Required action: Please set down each line of the data again, unchanged.

(Stored data)
******

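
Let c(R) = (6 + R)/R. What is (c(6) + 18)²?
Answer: 400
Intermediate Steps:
c(R) = (6 + R)/R
(c(6) + 18)² = ((6 + 6)/6 + 18)² = ((⅙)*12 + 18)² = (2 + 18)² = 20² = 400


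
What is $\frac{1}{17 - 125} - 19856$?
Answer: $- \frac{2144449}{108} \approx -19856.0$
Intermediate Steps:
$\frac{1}{17 - 125} - 19856 = \frac{1}{-108} - 19856 = - \frac{1}{108} - 19856 = - \frac{2144449}{108}$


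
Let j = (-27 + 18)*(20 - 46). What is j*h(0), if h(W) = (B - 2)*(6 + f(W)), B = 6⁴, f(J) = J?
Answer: 1816776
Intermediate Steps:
B = 1296
j = 234 (j = -9*(-26) = 234)
h(W) = 7764 + 1294*W (h(W) = (1296 - 2)*(6 + W) = 1294*(6 + W) = 7764 + 1294*W)
j*h(0) = 234*(7764 + 1294*0) = 234*(7764 + 0) = 234*7764 = 1816776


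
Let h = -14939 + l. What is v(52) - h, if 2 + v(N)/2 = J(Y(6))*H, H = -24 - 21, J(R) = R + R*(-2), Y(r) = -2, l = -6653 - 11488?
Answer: 32896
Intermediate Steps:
l = -18141
J(R) = -R (J(R) = R - 2*R = -R)
h = -33080 (h = -14939 - 18141 = -33080)
H = -45
v(N) = -184 (v(N) = -4 + 2*(-1*(-2)*(-45)) = -4 + 2*(2*(-45)) = -4 + 2*(-90) = -4 - 180 = -184)
v(52) - h = -184 - 1*(-33080) = -184 + 33080 = 32896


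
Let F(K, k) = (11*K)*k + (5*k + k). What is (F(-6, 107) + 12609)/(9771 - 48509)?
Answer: -6189/38738 ≈ -0.15977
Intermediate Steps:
F(K, k) = 6*k + 11*K*k (F(K, k) = 11*K*k + 6*k = 6*k + 11*K*k)
(F(-6, 107) + 12609)/(9771 - 48509) = (107*(6 + 11*(-6)) + 12609)/(9771 - 48509) = (107*(6 - 66) + 12609)/(-38738) = (107*(-60) + 12609)*(-1/38738) = (-6420 + 12609)*(-1/38738) = 6189*(-1/38738) = -6189/38738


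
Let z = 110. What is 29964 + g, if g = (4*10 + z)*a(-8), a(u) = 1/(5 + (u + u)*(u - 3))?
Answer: 5423634/181 ≈ 29965.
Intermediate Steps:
a(u) = 1/(5 + 2*u*(-3 + u)) (a(u) = 1/(5 + (2*u)*(-3 + u)) = 1/(5 + 2*u*(-3 + u)))
g = 150/181 (g = (4*10 + 110)/(5 - 6*(-8) + 2*(-8)²) = (40 + 110)/(5 + 48 + 2*64) = 150/(5 + 48 + 128) = 150/181 ≈ 0.82873)
29964 + g = 29964 + 150/181 = 5423634/181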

******

Answer to the problem:
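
Let c(R) = (6 + R)/R. What is (c(6) + 18)²?
Answer: 400
Intermediate Steps:
c(R) = (6 + R)/R
(c(6) + 18)² = ((6 + 6)/6 + 18)² = ((⅙)*12 + 18)² = (2 + 18)² = 20² = 400


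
What is $\frac{1}{17 - 125} - 19856$?
Answer: $- \frac{2144449}{108} \approx -19856.0$
Intermediate Steps:
$\frac{1}{17 - 125} - 19856 = \frac{1}{-108} - 19856 = - \frac{1}{108} - 19856 = - \frac{2144449}{108}$


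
Let j = (-27 + 18)*(20 - 46). What is j*h(0), if h(W) = (B - 2)*(6 + f(W)), B = 6⁴, f(J) = J?
Answer: 1816776
Intermediate Steps:
B = 1296
j = 234 (j = -9*(-26) = 234)
h(W) = 7764 + 1294*W (h(W) = (1296 - 2)*(6 + W) = 1294*(6 + W) = 7764 + 1294*W)
j*h(0) = 234*(7764 + 1294*0) = 234*(7764 + 0) = 234*7764 = 1816776


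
Let h = -14939 + l. What is v(52) - h, if 2 + v(N)/2 = J(Y(6))*H, H = -24 - 21, J(R) = R + R*(-2), Y(r) = -2, l = -6653 - 11488?
Answer: 32896
Intermediate Steps:
l = -18141
J(R) = -R (J(R) = R - 2*R = -R)
h = -33080 (h = -14939 - 18141 = -33080)
H = -45
v(N) = -184 (v(N) = -4 + 2*(-1*(-2)*(-45)) = -4 + 2*(2*(-45)) = -4 + 2*(-90) = -4 - 180 = -184)
v(52) - h = -184 - 1*(-33080) = -184 + 33080 = 32896


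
Let F(K, k) = (11*K)*k + (5*k + k). What is (F(-6, 107) + 12609)/(9771 - 48509)?
Answer: -6189/38738 ≈ -0.15977
Intermediate Steps:
F(K, k) = 6*k + 11*K*k (F(K, k) = 11*K*k + 6*k = 6*k + 11*K*k)
(F(-6, 107) + 12609)/(9771 - 48509) = (107*(6 + 11*(-6)) + 12609)/(9771 - 48509) = (107*(6 - 66) + 12609)/(-38738) = (107*(-60) + 12609)*(-1/38738) = (-6420 + 12609)*(-1/38738) = 6189*(-1/38738) = -6189/38738


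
Let z = 110. What is 29964 + g, if g = (4*10 + z)*a(-8), a(u) = 1/(5 + (u + u)*(u - 3))?
Answer: 5423634/181 ≈ 29965.
Intermediate Steps:
a(u) = 1/(5 + 2*u*(-3 + u)) (a(u) = 1/(5 + (2*u)*(-3 + u)) = 1/(5 + 2*u*(-3 + u)))
g = 150/181 (g = (4*10 + 110)/(5 - 6*(-8) + 2*(-8)²) = (40 + 110)/(5 + 48 + 2*64) = 150/(5 + 48 + 128) = 150/181 ≈ 0.82873)
29964 + g = 29964 + 150/181 = 5423634/181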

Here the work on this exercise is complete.